■ **Directions for this task**
Where does the string "target" appear in the material? Copy each line that holds it.

■ **Data**
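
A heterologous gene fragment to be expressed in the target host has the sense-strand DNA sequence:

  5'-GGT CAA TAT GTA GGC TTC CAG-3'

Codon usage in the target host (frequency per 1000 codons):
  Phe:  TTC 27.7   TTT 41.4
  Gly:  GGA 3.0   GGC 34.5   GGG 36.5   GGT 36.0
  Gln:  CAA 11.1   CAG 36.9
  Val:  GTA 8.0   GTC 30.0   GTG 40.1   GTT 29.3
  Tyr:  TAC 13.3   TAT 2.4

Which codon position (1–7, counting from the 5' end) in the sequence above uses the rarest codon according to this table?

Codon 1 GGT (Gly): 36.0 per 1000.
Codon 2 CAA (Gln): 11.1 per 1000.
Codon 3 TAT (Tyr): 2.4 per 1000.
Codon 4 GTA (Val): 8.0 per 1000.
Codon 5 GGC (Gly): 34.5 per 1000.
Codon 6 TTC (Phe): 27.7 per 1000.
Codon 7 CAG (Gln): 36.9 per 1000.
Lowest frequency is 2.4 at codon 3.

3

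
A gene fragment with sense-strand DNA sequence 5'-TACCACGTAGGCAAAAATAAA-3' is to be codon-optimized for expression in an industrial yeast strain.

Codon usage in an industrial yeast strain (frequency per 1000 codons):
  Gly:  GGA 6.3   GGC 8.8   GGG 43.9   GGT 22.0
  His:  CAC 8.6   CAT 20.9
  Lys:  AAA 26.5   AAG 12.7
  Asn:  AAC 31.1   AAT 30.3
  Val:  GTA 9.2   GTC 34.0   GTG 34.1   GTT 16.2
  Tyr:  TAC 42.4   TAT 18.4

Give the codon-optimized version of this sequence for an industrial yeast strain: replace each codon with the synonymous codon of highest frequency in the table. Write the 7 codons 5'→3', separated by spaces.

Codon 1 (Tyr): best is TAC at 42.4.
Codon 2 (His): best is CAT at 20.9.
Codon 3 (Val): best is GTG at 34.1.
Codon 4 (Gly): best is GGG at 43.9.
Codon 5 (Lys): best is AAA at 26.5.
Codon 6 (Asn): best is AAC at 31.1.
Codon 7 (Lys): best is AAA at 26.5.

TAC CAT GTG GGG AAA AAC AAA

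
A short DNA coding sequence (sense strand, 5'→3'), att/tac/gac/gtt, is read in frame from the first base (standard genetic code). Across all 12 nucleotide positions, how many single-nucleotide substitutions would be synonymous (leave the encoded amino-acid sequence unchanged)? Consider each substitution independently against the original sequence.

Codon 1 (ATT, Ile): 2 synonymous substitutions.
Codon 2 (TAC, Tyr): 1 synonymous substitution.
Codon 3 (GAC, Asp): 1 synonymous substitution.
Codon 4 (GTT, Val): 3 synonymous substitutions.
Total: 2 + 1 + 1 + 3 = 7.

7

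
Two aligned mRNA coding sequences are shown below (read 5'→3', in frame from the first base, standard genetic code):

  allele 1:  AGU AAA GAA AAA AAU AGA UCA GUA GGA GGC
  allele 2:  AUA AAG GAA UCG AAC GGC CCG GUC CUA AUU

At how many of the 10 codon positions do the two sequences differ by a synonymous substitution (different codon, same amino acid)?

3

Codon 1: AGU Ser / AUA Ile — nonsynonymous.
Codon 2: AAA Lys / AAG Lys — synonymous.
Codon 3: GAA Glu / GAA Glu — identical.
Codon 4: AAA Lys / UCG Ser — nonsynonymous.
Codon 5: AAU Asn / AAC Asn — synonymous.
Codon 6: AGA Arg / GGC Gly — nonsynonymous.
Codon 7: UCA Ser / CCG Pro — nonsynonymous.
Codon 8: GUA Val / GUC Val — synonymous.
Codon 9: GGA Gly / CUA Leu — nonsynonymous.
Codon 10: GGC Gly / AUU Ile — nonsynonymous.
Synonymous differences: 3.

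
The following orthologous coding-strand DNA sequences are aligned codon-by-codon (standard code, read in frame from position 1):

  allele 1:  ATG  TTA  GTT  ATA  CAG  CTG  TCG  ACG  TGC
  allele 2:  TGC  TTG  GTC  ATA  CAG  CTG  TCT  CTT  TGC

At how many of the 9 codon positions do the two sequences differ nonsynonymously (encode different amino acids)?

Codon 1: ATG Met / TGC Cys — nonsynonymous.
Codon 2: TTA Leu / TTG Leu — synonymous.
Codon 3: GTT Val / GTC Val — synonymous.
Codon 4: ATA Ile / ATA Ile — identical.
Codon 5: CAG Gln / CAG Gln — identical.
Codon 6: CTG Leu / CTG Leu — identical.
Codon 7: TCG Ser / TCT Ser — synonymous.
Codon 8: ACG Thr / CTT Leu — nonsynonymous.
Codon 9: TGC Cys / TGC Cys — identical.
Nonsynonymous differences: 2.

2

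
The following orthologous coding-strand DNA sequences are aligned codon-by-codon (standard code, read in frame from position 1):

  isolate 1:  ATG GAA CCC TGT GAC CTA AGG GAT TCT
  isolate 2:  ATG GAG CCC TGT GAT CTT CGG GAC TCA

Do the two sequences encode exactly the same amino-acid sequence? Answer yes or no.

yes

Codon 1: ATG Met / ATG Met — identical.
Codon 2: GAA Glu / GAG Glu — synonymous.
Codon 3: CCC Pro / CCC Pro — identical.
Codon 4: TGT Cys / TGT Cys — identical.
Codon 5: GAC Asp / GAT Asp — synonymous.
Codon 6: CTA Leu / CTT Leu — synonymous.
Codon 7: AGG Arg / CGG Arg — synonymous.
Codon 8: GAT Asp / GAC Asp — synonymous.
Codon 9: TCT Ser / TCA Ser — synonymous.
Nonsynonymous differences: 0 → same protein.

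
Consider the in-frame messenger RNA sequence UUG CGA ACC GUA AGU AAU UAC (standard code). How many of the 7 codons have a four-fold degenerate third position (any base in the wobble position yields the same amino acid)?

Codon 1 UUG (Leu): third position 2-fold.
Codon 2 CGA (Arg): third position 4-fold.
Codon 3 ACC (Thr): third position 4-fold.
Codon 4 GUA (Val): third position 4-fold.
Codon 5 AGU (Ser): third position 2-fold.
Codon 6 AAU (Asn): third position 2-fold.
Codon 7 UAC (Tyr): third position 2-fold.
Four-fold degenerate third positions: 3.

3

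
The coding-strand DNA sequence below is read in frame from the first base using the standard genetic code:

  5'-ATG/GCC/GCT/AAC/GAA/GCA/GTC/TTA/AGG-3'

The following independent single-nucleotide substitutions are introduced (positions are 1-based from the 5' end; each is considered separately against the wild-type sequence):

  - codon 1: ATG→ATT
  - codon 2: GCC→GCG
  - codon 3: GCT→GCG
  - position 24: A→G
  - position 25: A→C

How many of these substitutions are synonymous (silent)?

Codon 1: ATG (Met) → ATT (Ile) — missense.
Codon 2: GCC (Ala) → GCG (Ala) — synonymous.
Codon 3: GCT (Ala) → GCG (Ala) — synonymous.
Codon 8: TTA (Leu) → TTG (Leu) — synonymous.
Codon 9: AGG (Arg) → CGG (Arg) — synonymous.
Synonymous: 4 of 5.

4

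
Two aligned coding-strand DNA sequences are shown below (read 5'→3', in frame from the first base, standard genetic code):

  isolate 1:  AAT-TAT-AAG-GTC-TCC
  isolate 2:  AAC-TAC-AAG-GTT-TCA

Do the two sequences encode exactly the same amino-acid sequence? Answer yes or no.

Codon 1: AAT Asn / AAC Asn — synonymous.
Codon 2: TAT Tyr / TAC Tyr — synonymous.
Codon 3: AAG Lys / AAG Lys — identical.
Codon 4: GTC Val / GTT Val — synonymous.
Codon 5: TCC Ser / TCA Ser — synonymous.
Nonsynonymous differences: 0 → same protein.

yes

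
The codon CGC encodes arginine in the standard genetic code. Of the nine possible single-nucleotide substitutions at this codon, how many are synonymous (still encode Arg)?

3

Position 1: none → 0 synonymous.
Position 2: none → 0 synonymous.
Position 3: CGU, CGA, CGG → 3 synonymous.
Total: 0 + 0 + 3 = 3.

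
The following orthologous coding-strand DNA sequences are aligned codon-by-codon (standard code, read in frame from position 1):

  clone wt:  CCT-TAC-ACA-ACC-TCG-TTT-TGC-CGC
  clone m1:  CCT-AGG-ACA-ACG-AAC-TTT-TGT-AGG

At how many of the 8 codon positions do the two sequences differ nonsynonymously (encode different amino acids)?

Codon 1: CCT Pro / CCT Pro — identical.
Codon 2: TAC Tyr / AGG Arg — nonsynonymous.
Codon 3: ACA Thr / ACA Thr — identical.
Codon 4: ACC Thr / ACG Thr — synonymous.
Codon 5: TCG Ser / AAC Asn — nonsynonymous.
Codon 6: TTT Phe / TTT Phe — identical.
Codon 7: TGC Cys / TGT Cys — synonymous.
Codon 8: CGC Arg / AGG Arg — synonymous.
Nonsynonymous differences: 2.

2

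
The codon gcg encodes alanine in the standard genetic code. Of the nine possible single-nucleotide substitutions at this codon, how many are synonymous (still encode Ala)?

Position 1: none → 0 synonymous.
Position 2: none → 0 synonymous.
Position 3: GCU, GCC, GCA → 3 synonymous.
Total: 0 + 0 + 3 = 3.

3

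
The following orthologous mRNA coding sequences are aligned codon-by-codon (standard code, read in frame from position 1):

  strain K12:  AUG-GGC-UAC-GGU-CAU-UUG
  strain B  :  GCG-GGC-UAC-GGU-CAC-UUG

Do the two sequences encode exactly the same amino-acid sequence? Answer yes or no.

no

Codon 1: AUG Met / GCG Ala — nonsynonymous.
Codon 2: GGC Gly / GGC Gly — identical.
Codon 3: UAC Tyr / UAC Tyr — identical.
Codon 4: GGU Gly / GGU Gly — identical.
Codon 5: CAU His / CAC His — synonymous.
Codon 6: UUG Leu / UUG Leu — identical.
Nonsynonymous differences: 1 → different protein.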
---
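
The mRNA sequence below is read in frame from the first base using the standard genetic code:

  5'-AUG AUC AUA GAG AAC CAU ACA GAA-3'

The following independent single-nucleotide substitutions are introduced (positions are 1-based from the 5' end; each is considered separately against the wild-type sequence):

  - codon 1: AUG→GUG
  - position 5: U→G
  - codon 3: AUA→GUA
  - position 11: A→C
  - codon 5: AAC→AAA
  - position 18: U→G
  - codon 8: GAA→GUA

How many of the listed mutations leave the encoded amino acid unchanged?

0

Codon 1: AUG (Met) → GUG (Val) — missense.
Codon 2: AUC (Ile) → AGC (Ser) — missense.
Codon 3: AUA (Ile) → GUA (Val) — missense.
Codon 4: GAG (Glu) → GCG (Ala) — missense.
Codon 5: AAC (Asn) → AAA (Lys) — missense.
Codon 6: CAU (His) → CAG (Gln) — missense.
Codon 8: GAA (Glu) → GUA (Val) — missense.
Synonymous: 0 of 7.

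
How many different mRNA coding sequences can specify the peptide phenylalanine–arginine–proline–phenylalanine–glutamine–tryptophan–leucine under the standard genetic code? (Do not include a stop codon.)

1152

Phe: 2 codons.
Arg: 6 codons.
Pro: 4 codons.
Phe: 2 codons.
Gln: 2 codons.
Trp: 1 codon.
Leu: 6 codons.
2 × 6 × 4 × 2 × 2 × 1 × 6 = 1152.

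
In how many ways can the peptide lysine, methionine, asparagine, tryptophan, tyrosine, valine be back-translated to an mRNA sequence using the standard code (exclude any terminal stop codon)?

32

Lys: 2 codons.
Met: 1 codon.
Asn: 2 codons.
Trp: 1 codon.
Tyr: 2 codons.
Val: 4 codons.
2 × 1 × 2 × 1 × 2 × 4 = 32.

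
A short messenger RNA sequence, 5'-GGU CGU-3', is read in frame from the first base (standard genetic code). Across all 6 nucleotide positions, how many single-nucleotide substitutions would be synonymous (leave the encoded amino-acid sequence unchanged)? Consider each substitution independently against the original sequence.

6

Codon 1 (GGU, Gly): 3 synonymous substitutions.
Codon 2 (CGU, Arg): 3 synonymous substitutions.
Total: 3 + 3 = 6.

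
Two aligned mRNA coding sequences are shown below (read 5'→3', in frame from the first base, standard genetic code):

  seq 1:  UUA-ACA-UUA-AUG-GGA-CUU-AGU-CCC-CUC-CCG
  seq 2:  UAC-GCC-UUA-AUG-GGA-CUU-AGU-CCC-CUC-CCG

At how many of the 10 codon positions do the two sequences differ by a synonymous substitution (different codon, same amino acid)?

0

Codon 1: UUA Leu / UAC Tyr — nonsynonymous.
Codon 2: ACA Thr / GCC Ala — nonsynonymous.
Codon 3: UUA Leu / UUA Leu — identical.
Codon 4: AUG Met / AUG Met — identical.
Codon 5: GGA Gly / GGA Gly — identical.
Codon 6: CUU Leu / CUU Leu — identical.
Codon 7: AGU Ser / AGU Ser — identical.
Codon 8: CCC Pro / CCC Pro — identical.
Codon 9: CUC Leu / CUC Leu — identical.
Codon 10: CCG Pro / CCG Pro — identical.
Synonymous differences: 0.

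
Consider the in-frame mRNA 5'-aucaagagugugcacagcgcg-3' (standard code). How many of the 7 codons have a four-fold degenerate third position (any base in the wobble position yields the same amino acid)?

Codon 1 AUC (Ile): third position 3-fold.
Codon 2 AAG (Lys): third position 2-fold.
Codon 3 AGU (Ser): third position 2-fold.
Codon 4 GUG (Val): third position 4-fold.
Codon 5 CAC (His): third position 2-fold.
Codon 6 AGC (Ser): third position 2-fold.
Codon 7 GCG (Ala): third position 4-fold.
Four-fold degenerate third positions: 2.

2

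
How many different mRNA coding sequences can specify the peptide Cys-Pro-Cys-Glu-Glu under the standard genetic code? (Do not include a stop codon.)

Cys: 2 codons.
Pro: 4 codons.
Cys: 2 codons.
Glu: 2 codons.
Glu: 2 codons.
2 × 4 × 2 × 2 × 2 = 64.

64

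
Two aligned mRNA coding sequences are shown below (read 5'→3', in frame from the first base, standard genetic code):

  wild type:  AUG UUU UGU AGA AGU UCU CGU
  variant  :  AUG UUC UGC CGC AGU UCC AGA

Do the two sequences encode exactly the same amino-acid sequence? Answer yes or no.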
...
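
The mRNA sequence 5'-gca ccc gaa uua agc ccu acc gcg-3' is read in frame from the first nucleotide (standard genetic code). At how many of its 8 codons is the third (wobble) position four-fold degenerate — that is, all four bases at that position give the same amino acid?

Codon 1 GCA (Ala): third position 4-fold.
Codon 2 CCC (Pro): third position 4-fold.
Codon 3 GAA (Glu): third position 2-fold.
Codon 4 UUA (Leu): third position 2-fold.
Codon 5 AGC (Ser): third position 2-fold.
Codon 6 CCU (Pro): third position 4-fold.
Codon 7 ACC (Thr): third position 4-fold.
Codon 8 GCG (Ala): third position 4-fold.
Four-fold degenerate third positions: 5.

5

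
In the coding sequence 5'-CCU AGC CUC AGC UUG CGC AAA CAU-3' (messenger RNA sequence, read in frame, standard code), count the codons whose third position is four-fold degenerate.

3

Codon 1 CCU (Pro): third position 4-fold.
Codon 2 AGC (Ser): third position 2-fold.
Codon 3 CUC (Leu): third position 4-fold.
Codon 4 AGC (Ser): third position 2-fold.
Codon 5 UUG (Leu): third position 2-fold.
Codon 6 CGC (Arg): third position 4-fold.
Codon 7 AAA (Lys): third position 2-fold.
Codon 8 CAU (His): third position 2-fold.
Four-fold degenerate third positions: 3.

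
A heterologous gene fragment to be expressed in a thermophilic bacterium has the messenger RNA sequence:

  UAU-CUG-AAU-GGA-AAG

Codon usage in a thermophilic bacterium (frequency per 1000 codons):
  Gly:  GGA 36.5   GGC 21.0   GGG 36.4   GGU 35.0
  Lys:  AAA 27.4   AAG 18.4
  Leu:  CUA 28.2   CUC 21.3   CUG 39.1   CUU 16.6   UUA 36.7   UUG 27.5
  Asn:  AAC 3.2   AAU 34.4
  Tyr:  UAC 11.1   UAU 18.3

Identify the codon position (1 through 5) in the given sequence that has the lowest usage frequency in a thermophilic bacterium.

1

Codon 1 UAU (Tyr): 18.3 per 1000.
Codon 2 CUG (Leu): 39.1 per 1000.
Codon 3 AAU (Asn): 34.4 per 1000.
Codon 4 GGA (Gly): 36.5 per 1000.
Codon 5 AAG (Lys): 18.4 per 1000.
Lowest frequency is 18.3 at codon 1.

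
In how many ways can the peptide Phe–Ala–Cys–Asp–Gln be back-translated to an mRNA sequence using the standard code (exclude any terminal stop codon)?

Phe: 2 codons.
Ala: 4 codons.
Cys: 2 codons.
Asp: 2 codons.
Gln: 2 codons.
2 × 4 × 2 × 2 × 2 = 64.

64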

■ **Problem solution**
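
A heterologous gene fragment to be expressed in the target host has the sense-strand DNA sequence:
Codon usage in the target host (frequency per 1000 codons):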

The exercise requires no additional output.